Input data |

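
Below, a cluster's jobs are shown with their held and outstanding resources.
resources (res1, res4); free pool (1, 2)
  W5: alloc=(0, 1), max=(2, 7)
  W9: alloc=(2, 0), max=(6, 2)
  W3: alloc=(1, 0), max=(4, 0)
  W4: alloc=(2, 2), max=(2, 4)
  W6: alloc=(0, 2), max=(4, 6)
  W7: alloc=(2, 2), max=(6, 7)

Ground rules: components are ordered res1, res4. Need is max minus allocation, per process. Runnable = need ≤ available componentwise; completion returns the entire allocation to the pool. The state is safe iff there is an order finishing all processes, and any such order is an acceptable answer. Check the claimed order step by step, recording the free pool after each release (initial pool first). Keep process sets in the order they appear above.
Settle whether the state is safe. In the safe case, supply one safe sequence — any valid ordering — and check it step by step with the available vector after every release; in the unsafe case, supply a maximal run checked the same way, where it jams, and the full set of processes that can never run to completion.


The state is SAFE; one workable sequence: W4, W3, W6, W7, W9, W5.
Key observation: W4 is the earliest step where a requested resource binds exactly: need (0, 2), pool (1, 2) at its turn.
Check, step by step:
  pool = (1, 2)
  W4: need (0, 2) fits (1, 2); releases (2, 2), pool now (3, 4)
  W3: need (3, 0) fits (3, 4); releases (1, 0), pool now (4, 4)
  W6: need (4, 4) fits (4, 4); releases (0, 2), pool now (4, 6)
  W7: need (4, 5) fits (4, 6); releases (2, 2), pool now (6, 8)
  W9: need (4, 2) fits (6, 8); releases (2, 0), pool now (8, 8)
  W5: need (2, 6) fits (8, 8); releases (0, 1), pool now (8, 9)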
==
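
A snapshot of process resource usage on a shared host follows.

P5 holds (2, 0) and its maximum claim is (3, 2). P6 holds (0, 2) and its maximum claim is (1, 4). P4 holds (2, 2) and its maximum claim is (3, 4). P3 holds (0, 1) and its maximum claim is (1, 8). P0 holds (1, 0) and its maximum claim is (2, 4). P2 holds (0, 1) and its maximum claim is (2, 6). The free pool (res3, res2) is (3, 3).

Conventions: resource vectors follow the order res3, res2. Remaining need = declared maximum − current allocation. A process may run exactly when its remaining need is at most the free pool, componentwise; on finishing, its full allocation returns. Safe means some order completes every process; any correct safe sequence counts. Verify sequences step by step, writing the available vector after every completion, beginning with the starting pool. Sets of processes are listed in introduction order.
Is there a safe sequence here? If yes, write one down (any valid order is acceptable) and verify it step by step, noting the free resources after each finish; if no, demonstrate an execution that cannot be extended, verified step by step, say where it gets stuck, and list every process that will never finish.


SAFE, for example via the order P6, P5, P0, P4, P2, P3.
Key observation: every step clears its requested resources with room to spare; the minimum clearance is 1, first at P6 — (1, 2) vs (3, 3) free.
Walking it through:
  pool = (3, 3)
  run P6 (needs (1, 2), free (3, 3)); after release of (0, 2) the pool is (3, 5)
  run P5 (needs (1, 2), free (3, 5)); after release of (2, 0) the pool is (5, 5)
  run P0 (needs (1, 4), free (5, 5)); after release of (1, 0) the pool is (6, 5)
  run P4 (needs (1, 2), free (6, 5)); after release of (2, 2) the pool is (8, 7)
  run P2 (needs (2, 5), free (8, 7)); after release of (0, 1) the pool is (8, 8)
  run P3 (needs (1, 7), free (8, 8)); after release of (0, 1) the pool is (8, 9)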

What is expected |
All lines above from the one holding "W7: alloc=(2, 2), max=(6, 7)" to the one holding "Ground rules: components", inclusive, are to be copied exactly; no other line is wanted.

Answer for this exercise |
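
  W7: alloc=(2, 2), max=(6, 7)

Ground rules: components are ordered res1, res4. Need is max minus allocation, per process. Runnable = need ≤ available componentwise; completion returns the entire allocation to the pool. The state is safe iff there is an order finishing all processes, and any such order is an acceptable answer. Check the claimed order step by step, recording the free pool after each release (initial pool first). Keep process sets in the order they appear above.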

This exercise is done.